(Saved entries)

════════════════════

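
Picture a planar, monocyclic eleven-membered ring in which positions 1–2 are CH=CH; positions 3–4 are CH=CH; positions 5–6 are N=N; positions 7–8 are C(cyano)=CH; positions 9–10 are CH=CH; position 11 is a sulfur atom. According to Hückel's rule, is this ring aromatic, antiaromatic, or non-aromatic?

Antiaromatic

The p orbitals form a continuous loop: each doubly-bonded ring atom is sp² with one p-orbital electron; each =N– nitrogen is pyridine-type (lone pair in the sp² plane, one electron in the p orbital); the sulfur donates one lone pair from its p orbital. The ring is fully conjugated.
Tallying contributions gives 5 × 2 = 10 from the double-bond units + 2 from the S atom = 12.
12 is a 4n count (n = 3), so the planar conjugated ring is antiaromatic.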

════════════════════

▶ Task to complete:
All of the data is to be written out again, word for word.

▶ Task answer:
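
Picture a planar, monocyclic eleven-membered ring in which positions 1–2 are CH=CH; positions 3–4 are CH=CH; positions 5–6 are N=N; positions 7–8 are C(cyano)=CH; positions 9–10 are CH=CH; position 11 is a sulfur atom. According to Hückel's rule, is this ring aromatic, antiaromatic, or non-aromatic?

Antiaromatic

The p orbitals form a continuous loop: each doubly-bonded ring atom is sp² with one p-orbital electron; each =N– nitrogen is pyridine-type (lone pair in the sp² plane, one electron in the p orbital); the sulfur donates one lone pair from its p orbital. The ring is fully conjugated.
Tallying contributions gives 5 × 2 = 10 from the double-bond units + 2 from the S atom = 12.
12 is a 4n count (n = 3), so the planar conjugated ring is antiaromatic.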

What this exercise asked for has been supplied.